(What you will do) Reproduce, unaltered, the line with "10, 1, 15, -3]." along with every line that follows it in the records, up to the last.

(Data extracts)
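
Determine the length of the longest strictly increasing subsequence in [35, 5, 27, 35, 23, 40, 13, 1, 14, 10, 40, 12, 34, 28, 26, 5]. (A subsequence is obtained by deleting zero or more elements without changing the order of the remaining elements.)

One longest increasing subsequence is 5, 27, 35, 40 (positions 2,3,4,6), of length 4; no longer one exists.

4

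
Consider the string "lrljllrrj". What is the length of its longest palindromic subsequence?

5

One longest palindromic subsequence is rlllr (positions 2,3,5,6,8); it reads the same forward and backward, and the interval DP gives dp[1][9] = 5.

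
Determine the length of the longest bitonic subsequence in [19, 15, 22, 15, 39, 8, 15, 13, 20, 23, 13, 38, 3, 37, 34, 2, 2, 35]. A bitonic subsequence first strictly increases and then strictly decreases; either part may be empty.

8

Let inc[i] be the LIS ending at i and dec[i] the longest strictly decreasing subsequence starting at i. inc = [1, 1, 2, 1, 3, 1, 2, 2, 3, 4, 2, 5, 1, 5, 5, 1, 1, 6], dec = [5, 4, 5, 4, 5, 3, 4, 3, 4, 4, 3, 4, 2, 3, 2, 1, 1, 1].
max_i inc[i]+dec[i]−1 = 8, with one witness 8, 15, 20, 23, 38, 37, 34, 2.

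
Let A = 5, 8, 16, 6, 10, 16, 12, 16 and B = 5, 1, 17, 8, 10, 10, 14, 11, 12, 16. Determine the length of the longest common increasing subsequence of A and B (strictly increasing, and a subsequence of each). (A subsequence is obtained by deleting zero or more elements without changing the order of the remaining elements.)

5

For each value that appears in both, track the longest common increasing run ending there.
The best achievable length is 5; one witness is 5, 8, 10, 12, 16 (A-positions 1,2,5,7,8, B-positions 1,4,5,9,10).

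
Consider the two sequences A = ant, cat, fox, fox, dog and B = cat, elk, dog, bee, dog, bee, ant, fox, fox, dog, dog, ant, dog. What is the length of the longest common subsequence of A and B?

4

Backtracking the LCS table gives one alignment: ant (A1,B7) → fox (A3,B8) → fox (A4,B9) → dog (A5,B13).
So the longest common subsequence has length 4.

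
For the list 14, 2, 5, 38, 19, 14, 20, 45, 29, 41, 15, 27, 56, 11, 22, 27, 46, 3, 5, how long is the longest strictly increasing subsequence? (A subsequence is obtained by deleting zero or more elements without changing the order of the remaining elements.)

Scanning left to right, the best length ending at each element is: 14→1, 2→1, 5→2, 38→3, 19→3, 14→3, 20→4, 45→5, 29→5, 41→6, 15→4, 27→5, 56→7, 11→3, 22→5, 27→6, 46→7, 3→2, 5→3.
So the longest increasing subsequence has length 7, e.g. 2, 5, 19, 20, 29, 41, 56.

7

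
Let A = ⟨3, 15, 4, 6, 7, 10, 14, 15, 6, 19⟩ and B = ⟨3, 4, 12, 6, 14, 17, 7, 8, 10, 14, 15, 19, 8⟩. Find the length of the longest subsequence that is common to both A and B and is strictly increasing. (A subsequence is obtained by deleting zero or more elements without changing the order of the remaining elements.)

8

For each value that appears in both, track the longest common increasing run ending there.
The best achievable length is 8; one witness is 3, 4, 6, 7, 10, 14, 15, 19 (A-positions 1,3,4,5,6,7,8,10, B-positions 1,2,4,7,9,10,11,12).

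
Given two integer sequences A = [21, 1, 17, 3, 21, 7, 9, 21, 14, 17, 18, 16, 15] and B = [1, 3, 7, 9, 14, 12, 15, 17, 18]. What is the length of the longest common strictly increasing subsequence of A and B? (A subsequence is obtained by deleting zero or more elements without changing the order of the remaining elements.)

7

A longest common strictly increasing subsequence is 1, 3, 7, 9, 14, 17, 18 (length 7); it appears in order in both A and B, and no longer such subsequence exists.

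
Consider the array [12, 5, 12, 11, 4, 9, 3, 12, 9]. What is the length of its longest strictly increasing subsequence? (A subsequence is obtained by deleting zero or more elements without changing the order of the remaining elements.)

3

Let dp[i] be the longest increasing subsequence ending at position i. Then dp = [1, 1, 2, 2, 1, 2, 1, 3, 2].
The maximum is 3; one witness is 5, 11, 12 at positions 2,4,8.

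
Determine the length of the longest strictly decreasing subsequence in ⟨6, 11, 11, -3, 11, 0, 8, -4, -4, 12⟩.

3

Scanning left to right, the best length ending at each element is: 6→1, 11→1, 11→1, -3→2, 11→1, 0→2, 8→2, -4→3, -4→3, 12→1.
So the longest decreasing subsequence has length 3, e.g. 6, -3, -4.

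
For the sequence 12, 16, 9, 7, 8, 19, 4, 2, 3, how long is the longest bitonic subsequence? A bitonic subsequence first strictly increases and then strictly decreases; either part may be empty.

One longest bitonic subsequence is 12, 16, 9, 8, 4, 3 (positions 1,2,3,5,7,9): it rises to 16 then falls. Length 6 is optimal.

6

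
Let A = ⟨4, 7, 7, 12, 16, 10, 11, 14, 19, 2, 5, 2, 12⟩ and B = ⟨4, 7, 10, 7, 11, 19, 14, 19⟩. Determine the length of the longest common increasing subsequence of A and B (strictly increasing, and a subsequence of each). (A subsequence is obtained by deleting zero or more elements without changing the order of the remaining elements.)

6

For each value that appears in both, track the longest common increasing run ending there.
The best achievable length is 6; one witness is 4, 7, 10, 11, 14, 19 (A-positions 1,2,6,7,8,9, B-positions 1,2,3,5,7,8).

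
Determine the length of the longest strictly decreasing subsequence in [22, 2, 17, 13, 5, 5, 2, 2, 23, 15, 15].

Scanning left to right, the best length ending at each element is: 22→1, 2→2, 17→2, 13→3, 5→4, 5→4, 2→5, 2→5, 23→1, 15→3, 15→3.
So the longest decreasing subsequence has length 5, e.g. 22, 17, 13, 5, 2.

5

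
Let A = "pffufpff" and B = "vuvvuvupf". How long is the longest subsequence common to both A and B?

3

Backtracking the LCS table gives one alignment: u (A4,B7) → p (A6,B8) → f (A8,B9).
So the longest common subsequence has length 3.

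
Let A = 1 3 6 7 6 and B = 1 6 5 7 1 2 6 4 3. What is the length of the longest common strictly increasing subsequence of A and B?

3

A longest common strictly increasing subsequence is 1, 6, 7 (length 3); it appears in order in both A and B, and no longer such subsequence exists.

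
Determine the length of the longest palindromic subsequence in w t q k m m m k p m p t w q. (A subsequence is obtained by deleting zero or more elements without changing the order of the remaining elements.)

9

One longest palindromic subsequence is wtkmmmktw (positions 1,2,4,5,6,7,8,12,13); it reads the same forward and backward, and the interval DP gives dp[1][14] = 9.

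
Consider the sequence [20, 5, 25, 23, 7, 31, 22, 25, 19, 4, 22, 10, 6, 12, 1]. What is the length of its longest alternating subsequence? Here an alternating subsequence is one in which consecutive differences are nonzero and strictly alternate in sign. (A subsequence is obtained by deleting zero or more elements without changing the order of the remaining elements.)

Track the best alternating length ending on an up-step vs a down-step at each position: up/down = 1/1, 1/2, 3/1, 3/4, 3/4, 5/1, 5/6, 7/6, 5/8, 1/8, 9/8, 9/10, 9/10, 11/10, 1/12.
The maximum over both is 12; one such subsequence is 20, 5, 25, 23, 31, 22, 25, 19, 22, 10, 12, 1.

12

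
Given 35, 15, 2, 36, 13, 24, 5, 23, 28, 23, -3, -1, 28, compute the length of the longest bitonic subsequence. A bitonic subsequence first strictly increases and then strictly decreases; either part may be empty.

6

One longest bitonic subsequence is 2, 13, 24, 28, 23, -1 (positions 3,5,6,9,10,12): it rises to 28 then falls. Length 6 is optimal.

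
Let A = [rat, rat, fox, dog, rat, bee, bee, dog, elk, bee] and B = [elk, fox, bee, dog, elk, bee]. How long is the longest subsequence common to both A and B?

Backtracking the LCS table gives one alignment: fox (A3,B2) → bee (A7,B3) → dog (A8,B4) → elk (A9,B5) → bee (A10,B6).
So the longest common subsequence has length 5.

5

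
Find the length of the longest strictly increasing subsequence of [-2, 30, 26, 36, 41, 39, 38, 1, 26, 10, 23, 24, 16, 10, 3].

5

Let dp[i] be the longest increasing subsequence ending at position i. Then dp = [1, 2, 2, 3, 4, 4, 4, 2, 3, 3, 4, 5, 4, 3, 3].
The maximum is 5; one witness is -2, 1, 10, 23, 24 at positions 1,8,10,11,12.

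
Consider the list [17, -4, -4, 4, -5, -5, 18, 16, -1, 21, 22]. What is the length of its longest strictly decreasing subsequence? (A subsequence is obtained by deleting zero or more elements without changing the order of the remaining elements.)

3

Scanning left to right, the best length ending at each element is: 17→1, -4→2, -4→2, 4→2, -5→3, -5→3, 18→1, 16→2, -1→3, 21→1, 22→1.
So the longest decreasing subsequence has length 3, e.g. 17, -4, -5.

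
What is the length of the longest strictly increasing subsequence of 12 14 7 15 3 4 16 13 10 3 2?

Scanning left to right, the best length ending at each element is: 12→1, 14→2, 7→1, 15→3, 3→1, 4→2, 16→4, 13→3, 10→3, 3→1, 2→1.
So the longest increasing subsequence has length 4, e.g. 12, 14, 15, 16.

4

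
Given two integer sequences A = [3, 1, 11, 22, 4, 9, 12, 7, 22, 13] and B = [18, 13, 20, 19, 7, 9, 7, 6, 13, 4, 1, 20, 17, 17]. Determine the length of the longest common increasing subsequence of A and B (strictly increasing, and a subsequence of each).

2

For each value that appears in both, track the longest common increasing run ending there.
The best achievable length is 2; one witness is 7, 13 (A-positions 8,10, B-positions 5,9).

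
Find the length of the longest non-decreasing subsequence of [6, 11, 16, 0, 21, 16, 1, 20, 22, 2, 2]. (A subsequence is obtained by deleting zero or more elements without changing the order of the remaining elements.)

6

Scanning left to right, the best length ending at each element is: 6→1, 11→2, 16→3, 0→1, 21→4, 16→4, 1→2, 20→5, 22→6, 2→3, 2→4.
So the longest non-decreasing subsequence has length 6, e.g. 6, 11, 16, 16, 20, 22.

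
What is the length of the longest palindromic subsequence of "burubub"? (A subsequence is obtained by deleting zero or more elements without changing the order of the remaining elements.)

One longest palindromic subsequence is bubub (positions 1,2,5,6,7); it reads the same forward and backward, and the interval DP gives dp[1][7] = 5.

5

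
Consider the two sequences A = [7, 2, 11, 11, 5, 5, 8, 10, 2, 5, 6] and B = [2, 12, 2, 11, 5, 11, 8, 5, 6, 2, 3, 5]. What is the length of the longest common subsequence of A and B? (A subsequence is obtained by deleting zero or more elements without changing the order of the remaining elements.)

6

Backtracking the LCS table gives one alignment: 2 (A2,B3) → 11 (A3,B4) → 11 (A4,B6) → 5 (A5,B8) → 2 (A9,B10) → 5 (A10,B12).
So the longest common subsequence has length 6.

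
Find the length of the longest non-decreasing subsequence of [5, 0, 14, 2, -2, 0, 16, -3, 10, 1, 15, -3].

One longest non-decreasing subsequence is 0, 2, 10, 15 (positions 2,4,9,11), of length 4; no longer one exists.

4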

(Finished exercise)
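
Find the length of the longest non-decreasing subsequence of [5, 0, 14, 2, -2, 0, 16, -3, 10, 1, 15, -3].

One longest non-decreasing subsequence is 0, 2, 10, 15 (positions 2,4,9,11), of length 4; no longer one exists.

4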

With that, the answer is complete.